● **EXERCISE AIM**:
Write out exactly the lines that run from the one containing "A 21 g projectile" to the end of the entries below, with both end lines included.

*** DATA FOR PROCESSING Section Begins ***

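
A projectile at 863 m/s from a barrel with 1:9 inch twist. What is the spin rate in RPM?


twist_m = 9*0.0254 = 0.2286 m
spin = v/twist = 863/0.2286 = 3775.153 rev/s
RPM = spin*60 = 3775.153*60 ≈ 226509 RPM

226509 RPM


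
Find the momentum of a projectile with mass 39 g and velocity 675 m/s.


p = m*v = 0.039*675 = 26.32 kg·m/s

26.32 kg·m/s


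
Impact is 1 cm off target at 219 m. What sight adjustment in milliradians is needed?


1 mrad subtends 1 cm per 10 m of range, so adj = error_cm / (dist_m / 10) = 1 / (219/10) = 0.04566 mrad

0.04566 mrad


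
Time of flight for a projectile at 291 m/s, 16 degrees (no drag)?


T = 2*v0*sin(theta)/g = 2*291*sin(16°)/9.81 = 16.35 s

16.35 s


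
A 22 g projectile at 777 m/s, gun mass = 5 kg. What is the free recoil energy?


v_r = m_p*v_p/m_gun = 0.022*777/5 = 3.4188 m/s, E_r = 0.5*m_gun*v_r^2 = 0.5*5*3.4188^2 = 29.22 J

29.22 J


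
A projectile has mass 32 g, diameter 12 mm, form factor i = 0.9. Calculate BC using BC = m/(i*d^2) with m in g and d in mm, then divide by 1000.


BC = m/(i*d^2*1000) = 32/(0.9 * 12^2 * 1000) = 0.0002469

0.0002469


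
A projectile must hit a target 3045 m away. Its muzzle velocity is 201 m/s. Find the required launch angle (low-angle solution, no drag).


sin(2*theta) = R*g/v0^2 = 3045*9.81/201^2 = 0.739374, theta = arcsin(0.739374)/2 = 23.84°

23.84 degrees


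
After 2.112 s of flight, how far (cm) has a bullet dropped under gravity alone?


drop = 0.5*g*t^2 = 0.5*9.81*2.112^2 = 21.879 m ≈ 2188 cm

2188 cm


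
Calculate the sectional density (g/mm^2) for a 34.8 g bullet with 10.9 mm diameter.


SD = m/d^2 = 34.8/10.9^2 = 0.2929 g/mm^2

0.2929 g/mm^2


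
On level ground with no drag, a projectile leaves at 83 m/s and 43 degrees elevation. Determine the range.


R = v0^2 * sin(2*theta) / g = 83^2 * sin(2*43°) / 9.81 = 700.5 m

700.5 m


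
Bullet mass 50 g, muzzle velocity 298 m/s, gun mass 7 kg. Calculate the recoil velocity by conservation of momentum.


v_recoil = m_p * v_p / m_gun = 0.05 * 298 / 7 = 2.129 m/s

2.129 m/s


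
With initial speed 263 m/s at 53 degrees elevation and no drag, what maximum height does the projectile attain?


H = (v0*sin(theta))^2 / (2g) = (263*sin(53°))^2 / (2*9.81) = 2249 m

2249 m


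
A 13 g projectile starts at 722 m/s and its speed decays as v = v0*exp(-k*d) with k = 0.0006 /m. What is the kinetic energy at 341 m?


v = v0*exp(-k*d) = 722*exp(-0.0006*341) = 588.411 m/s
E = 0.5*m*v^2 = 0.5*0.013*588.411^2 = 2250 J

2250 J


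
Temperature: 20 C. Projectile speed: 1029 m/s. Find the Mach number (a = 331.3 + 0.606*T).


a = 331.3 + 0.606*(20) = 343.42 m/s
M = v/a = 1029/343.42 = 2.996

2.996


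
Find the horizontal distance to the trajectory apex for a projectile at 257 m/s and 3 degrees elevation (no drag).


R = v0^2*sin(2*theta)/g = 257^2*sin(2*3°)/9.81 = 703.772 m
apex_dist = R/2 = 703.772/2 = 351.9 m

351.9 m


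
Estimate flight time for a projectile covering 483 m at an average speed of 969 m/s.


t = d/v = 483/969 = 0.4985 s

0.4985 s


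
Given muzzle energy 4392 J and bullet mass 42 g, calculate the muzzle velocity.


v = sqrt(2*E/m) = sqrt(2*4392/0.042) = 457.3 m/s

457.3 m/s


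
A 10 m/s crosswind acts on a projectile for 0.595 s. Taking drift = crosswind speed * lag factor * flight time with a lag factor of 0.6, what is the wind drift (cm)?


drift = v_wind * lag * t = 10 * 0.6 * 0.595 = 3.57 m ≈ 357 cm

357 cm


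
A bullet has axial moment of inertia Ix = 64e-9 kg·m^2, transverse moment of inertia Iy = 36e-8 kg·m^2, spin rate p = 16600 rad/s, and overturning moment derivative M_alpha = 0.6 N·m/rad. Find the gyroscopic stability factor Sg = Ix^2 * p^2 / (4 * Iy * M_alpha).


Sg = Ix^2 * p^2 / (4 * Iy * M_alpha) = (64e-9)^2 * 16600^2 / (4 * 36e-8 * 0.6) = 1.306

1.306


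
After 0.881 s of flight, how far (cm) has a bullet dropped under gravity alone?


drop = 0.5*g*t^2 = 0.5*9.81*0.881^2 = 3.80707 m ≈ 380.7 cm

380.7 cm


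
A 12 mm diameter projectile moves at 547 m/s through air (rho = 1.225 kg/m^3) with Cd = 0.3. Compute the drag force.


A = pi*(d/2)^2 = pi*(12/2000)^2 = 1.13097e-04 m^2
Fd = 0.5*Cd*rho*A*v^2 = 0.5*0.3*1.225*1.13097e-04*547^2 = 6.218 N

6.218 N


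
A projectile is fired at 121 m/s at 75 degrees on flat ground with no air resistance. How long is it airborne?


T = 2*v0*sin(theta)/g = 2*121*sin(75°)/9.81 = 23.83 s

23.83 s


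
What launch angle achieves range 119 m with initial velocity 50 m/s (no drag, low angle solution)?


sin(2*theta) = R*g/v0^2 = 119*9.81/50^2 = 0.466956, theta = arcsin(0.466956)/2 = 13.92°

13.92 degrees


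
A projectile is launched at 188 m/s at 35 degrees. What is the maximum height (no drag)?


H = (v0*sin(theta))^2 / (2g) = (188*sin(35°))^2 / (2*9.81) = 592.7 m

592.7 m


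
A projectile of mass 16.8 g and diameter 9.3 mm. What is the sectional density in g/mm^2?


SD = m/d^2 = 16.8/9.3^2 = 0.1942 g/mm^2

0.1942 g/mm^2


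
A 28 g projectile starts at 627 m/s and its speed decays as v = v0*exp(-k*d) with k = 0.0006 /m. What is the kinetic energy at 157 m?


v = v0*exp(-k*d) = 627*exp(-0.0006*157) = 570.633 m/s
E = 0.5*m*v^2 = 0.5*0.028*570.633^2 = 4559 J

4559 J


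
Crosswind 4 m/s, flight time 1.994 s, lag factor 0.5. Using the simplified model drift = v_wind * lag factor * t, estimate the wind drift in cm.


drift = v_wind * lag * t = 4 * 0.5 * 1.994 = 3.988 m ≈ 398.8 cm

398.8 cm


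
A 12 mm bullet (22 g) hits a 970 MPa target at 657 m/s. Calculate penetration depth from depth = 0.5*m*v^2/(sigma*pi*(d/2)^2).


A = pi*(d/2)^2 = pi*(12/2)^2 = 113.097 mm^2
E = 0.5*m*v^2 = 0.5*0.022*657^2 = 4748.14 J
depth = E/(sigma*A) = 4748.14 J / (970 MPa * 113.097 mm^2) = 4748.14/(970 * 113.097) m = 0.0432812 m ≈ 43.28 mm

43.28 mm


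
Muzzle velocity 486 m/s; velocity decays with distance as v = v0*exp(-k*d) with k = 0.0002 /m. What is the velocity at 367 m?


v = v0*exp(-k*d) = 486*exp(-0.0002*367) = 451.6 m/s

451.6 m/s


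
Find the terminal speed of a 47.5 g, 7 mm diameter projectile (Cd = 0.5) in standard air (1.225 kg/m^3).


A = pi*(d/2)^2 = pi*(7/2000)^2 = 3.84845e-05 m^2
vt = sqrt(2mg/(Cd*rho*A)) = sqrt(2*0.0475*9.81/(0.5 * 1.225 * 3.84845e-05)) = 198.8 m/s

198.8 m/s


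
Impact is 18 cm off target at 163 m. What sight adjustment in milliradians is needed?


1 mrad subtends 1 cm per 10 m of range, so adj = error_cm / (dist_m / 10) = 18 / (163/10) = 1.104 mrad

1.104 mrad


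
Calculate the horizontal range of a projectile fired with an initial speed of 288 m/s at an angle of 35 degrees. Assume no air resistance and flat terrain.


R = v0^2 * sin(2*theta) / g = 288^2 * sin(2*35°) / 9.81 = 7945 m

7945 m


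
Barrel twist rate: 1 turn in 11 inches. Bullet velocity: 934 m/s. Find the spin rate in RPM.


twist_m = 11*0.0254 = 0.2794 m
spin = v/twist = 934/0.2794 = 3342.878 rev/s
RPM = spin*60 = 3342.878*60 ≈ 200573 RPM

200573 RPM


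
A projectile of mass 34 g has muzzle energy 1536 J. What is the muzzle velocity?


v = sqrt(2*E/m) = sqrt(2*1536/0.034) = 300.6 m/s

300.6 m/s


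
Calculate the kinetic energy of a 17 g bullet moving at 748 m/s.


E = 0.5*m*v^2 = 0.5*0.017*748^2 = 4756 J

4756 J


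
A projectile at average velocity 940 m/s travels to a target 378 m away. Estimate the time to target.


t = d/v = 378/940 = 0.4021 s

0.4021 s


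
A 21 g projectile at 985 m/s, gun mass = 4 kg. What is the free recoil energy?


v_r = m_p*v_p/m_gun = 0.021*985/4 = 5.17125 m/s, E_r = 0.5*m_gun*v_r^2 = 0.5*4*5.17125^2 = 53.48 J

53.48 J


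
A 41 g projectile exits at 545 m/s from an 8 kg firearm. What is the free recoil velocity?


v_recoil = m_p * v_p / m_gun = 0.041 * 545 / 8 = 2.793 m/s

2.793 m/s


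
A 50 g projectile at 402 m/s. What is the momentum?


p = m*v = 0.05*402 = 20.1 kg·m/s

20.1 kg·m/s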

*** DATA FOR PROCESSING Section Ends ***

● **RESPONSE AREA**:
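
A 21 g projectile at 985 m/s, gun mass = 4 kg. What is the free recoil energy?


v_r = m_p*v_p/m_gun = 0.021*985/4 = 5.17125 m/s, E_r = 0.5*m_gun*v_r^2 = 0.5*4*5.17125^2 = 53.48 J

53.48 J


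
A 41 g projectile exits at 545 m/s from an 8 kg firearm. What is the free recoil velocity?


v_recoil = m_p * v_p / m_gun = 0.041 * 545 / 8 = 2.793 m/s

2.793 m/s


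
A 50 g projectile at 402 m/s. What is the momentum?


p = m*v = 0.05*402 = 20.1 kg·m/s

20.1 kg·m/s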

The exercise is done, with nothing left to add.